- [EXERCISE GOAL] Stop after the line containing "m= 0.31 μ=0.78"; retype every line of the data before it exactly, starting from the first.

[Data items]
----------------------------------------

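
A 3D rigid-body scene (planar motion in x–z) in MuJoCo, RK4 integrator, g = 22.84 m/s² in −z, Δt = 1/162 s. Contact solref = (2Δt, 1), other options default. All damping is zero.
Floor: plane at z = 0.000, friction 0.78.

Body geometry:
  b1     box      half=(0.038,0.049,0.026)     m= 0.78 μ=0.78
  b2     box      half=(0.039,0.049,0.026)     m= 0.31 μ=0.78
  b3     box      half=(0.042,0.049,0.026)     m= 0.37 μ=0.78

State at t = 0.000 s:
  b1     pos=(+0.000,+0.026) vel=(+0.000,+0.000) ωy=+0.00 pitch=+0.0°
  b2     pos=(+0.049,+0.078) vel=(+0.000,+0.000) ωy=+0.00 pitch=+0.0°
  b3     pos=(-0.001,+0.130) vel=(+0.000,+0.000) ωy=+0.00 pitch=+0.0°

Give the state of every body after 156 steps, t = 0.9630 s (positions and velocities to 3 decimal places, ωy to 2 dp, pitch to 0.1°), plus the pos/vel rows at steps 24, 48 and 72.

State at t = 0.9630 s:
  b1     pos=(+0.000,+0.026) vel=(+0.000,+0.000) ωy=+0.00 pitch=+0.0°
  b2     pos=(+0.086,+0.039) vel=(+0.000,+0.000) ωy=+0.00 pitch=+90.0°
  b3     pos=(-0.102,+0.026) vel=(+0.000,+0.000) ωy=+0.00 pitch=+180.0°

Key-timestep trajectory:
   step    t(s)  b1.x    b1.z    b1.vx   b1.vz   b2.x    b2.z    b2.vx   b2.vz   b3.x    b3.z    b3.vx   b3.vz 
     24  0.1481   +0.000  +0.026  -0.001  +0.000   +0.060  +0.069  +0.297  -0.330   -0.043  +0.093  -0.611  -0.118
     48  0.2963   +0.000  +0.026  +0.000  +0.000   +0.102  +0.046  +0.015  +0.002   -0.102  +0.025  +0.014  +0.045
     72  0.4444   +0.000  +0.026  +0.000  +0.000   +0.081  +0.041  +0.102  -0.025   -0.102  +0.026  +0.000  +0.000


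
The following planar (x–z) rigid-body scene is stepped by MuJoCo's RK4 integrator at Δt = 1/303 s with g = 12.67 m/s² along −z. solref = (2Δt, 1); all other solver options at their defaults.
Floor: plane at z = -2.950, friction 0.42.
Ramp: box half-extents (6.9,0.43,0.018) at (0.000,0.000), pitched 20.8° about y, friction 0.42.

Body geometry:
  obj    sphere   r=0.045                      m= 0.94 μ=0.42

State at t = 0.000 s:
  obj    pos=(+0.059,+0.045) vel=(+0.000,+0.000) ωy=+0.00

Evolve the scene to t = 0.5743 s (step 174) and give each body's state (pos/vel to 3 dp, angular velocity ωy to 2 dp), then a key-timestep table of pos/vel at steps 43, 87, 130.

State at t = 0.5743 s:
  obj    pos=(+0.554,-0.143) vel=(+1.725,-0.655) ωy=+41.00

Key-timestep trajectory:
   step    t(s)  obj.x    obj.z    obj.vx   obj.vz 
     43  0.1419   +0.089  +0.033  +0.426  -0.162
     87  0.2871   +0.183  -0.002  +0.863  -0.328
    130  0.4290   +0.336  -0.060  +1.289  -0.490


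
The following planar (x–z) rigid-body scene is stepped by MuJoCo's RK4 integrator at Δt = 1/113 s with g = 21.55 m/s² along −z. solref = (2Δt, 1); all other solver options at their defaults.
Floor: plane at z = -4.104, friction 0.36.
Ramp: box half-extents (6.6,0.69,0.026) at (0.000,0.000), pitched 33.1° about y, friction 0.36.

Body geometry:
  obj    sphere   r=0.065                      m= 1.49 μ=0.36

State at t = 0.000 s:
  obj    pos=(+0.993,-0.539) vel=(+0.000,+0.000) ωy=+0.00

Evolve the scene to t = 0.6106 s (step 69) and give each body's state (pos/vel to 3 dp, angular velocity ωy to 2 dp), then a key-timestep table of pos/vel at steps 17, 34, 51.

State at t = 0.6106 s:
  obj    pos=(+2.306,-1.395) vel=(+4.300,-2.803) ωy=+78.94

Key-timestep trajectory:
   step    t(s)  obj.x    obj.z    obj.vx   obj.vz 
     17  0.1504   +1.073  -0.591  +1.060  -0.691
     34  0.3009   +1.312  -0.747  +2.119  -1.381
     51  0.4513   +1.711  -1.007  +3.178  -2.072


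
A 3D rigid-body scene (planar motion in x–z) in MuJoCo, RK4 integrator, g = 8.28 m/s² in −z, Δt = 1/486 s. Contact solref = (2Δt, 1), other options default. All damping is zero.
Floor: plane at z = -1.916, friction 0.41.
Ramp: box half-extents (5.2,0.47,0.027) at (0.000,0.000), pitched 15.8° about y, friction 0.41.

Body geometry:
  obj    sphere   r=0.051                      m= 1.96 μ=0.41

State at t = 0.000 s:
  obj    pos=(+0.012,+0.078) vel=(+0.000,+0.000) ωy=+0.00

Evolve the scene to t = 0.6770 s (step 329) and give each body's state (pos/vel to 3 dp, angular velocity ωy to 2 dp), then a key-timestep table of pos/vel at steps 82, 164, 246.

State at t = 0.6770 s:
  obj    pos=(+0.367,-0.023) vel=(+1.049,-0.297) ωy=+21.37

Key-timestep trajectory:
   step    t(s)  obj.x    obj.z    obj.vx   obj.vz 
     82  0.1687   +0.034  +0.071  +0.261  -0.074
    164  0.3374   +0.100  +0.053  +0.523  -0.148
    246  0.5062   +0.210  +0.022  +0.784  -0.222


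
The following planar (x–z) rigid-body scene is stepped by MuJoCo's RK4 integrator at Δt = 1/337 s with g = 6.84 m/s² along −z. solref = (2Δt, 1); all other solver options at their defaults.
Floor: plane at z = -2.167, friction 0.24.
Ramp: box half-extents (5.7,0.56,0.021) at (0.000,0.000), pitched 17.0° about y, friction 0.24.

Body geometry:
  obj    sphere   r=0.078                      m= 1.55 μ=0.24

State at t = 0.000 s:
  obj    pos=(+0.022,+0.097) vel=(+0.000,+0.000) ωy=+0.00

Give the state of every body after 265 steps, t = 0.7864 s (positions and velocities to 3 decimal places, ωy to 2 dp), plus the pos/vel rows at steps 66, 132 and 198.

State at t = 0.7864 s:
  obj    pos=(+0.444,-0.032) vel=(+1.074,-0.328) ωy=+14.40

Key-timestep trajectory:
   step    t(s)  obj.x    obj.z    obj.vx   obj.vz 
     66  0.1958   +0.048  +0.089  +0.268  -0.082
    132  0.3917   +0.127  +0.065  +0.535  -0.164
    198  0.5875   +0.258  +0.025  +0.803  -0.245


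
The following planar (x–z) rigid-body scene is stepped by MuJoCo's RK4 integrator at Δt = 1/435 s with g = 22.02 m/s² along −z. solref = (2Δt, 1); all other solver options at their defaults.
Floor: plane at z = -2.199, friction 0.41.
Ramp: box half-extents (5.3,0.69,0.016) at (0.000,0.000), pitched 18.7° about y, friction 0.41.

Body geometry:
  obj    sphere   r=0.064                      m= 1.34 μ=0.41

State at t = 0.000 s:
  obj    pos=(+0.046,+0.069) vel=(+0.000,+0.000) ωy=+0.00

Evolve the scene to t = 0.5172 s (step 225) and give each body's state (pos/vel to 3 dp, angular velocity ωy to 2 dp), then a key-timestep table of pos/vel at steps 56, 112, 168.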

----------------------------------------

- [EXERCISE SOLUTION]
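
A 3D rigid-body scene (planar motion in x–z) in MuJoCo, RK4 integrator, g = 22.84 m/s² in −z, Δt = 1/162 s. Contact solref = (2Δt, 1), other options default. All damping is zero.
Floor: plane at z = 0.000, friction 0.78.

Body geometry:
  b1     box      half=(0.038,0.049,0.026)     m= 0.78 μ=0.78
  b2     box      half=(0.039,0.049,0.026)     m= 0.31 μ=0.78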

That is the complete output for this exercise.